● **WHAT THIS TASK INVOLVES**:
Using the entries below, output exactly the lines from the one containing "Use gradient descent to minimize g(w)" through the final line, both included, and no others.

Collected data entries:
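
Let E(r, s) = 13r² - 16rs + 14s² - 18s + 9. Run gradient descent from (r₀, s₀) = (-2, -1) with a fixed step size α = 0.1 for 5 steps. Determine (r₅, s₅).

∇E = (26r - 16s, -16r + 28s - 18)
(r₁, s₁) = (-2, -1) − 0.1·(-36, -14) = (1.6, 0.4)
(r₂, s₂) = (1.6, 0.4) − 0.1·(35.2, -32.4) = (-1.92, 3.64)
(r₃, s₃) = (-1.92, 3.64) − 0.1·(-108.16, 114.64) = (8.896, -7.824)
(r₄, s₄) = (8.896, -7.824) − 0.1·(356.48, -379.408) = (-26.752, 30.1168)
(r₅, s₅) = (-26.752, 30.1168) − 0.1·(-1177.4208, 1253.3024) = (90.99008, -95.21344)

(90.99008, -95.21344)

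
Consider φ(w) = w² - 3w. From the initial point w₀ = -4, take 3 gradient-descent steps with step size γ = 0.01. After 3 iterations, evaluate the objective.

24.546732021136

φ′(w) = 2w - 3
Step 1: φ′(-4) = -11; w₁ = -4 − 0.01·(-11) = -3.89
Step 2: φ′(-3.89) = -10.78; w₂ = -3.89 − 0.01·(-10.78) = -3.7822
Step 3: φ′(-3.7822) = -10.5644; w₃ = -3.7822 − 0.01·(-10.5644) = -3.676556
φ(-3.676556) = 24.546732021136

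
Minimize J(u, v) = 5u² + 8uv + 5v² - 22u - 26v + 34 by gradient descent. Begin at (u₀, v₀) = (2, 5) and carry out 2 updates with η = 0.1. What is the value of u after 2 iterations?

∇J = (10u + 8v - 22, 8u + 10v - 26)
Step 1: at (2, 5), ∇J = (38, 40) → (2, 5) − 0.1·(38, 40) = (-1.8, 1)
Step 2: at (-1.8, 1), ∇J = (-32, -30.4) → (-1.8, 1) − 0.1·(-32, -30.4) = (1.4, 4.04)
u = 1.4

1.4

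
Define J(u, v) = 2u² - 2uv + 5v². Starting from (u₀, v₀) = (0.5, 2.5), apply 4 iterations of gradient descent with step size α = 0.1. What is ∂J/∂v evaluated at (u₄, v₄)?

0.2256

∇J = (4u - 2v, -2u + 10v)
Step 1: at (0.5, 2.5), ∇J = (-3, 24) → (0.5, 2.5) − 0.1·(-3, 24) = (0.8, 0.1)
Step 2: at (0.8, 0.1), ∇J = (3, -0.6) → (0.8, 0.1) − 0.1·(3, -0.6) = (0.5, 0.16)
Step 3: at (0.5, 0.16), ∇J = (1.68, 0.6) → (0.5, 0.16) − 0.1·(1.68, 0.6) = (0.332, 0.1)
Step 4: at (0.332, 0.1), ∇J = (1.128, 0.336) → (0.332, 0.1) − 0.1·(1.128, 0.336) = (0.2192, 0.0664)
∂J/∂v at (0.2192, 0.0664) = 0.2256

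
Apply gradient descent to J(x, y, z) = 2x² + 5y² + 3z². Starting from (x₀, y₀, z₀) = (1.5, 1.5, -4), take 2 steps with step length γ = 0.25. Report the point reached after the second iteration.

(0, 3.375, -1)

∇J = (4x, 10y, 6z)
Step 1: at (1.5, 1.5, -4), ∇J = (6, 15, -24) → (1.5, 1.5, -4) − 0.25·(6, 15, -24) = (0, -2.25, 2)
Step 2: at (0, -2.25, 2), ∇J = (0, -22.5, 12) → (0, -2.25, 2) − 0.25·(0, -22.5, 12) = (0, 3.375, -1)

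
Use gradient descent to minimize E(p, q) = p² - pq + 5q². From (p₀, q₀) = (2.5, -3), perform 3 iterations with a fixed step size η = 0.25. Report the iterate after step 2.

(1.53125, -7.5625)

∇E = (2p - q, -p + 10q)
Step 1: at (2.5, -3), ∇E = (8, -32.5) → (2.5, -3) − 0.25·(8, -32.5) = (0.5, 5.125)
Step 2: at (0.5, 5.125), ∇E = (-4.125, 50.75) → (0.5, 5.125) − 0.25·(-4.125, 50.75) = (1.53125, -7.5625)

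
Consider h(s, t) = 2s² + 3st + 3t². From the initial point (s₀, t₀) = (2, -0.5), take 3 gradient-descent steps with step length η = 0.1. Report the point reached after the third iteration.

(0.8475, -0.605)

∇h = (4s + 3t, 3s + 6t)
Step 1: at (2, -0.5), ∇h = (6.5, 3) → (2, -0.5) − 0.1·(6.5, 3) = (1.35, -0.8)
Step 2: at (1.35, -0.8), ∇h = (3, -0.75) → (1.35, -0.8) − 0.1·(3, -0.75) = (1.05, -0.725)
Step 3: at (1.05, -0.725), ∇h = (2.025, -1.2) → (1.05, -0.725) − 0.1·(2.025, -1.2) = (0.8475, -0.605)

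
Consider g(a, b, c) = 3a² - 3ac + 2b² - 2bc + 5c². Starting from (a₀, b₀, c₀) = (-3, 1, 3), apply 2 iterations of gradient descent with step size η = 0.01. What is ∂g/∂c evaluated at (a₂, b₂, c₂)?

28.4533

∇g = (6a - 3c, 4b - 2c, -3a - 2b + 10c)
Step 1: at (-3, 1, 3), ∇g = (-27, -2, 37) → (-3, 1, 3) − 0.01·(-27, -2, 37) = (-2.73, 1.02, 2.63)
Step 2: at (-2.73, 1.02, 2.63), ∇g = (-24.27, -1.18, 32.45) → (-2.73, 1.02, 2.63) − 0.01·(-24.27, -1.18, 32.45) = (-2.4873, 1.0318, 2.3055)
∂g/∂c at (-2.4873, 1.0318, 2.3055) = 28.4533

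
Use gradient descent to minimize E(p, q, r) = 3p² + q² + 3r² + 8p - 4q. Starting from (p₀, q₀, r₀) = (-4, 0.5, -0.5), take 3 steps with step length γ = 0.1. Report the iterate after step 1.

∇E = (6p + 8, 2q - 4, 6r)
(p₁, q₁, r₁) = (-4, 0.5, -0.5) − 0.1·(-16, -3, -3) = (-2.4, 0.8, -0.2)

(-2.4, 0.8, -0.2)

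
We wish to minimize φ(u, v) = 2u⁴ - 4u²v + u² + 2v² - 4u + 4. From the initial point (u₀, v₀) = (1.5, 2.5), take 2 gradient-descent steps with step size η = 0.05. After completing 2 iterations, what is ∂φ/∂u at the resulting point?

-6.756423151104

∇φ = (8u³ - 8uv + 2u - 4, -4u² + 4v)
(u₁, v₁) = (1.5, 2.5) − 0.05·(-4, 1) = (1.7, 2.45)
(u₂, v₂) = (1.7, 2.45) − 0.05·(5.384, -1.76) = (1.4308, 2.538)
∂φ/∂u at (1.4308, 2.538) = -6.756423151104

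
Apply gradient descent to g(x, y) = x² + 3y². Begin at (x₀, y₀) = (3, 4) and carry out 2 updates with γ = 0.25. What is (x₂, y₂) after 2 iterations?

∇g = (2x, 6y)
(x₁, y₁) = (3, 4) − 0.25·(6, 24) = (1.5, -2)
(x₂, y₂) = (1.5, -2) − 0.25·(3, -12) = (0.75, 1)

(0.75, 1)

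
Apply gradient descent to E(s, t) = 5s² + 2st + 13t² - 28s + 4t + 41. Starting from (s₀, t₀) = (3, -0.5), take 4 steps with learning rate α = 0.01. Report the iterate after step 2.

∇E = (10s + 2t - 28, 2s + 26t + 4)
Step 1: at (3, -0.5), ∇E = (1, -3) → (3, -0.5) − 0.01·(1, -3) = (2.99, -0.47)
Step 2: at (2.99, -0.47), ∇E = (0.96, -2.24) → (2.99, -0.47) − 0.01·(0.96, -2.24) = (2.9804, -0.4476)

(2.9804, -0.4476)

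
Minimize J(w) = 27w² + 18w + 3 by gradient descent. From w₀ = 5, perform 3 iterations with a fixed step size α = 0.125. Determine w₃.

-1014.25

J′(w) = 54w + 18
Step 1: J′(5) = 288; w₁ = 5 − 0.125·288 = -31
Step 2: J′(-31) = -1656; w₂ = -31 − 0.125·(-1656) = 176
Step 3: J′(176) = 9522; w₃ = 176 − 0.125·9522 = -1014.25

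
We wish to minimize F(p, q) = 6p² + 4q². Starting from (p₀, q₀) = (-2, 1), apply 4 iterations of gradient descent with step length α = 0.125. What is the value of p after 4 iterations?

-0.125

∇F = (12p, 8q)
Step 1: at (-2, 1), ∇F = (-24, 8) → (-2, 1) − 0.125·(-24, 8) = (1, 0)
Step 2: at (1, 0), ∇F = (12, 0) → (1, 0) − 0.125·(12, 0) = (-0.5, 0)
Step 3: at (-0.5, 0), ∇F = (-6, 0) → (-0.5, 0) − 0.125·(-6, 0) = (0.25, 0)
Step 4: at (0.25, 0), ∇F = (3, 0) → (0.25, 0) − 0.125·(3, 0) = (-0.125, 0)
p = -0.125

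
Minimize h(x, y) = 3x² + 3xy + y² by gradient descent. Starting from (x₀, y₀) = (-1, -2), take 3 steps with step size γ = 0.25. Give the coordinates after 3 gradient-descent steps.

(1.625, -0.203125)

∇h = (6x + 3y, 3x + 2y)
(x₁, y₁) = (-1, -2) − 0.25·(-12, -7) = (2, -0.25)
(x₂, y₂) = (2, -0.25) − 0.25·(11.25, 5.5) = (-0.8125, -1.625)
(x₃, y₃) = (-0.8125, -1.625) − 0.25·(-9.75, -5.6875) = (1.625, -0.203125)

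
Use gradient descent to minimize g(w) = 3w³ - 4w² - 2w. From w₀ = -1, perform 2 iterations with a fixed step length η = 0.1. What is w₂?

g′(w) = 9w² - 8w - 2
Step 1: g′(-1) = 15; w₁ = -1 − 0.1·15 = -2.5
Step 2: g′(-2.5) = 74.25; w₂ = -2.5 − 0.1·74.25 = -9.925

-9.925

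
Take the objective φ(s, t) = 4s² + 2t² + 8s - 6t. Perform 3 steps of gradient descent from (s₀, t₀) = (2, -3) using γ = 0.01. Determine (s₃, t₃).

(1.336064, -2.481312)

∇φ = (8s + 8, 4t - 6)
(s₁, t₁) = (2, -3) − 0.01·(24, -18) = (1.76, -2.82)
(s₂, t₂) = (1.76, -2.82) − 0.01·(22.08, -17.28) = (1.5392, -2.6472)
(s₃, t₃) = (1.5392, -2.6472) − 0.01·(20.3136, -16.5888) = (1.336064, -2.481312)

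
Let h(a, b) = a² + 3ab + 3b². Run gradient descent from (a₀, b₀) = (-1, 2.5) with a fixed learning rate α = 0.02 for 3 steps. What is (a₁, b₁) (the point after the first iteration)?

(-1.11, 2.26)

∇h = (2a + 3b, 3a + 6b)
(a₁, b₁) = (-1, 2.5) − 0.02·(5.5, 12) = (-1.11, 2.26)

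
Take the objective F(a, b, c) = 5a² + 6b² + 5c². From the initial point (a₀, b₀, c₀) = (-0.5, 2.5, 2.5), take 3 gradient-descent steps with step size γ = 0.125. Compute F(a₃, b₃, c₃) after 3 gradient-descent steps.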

● **SOLUTION**:
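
Use gradient descent to minimize g(w) = 3w³ - 4w² - 2w. From w₀ = -1, perform 2 iterations with a fixed step length η = 0.1. What is w₂?

g′(w) = 9w² - 8w - 2
Step 1: g′(-1) = 15; w₁ = -1 − 0.1·15 = -2.5
Step 2: g′(-2.5) = 74.25; w₂ = -2.5 − 0.1·74.25 = -9.925

-9.925

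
Take the objective φ(s, t) = 4s² + 2t² + 8s - 6t. Perform 3 steps of gradient descent from (s₀, t₀) = (2, -3) using γ = 0.01. Determine (s₃, t₃).

(1.336064, -2.481312)

∇φ = (8s + 8, 4t - 6)
(s₁, t₁) = (2, -3) − 0.01·(24, -18) = (1.76, -2.82)
(s₂, t₂) = (1.76, -2.82) − 0.01·(22.08, -17.28) = (1.5392, -2.6472)
(s₃, t₃) = (1.5392, -2.6472) − 0.01·(20.3136, -16.5888) = (1.336064, -2.481312)

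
Let h(a, b) = a² + 3ab + 3b². Run gradient descent from (a₀, b₀) = (-1, 2.5) with a fixed learning rate α = 0.02 for 3 steps. What is (a₁, b₁) (the point after the first iteration)?

(-1.11, 2.26)

∇h = (2a + 3b, 3a + 6b)
(a₁, b₁) = (-1, 2.5) − 0.02·(5.5, 12) = (-1.11, 2.26)

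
Take the objective F(a, b, c) = 5a² + 6b² + 5c². From the initial point (a₀, b₀, c₀) = (-0.5, 2.5, 2.5), take 3 gradient-descent steps with step size γ = 0.125. Compute F(a₃, b₃, c₃) after 3 gradient-descent steps.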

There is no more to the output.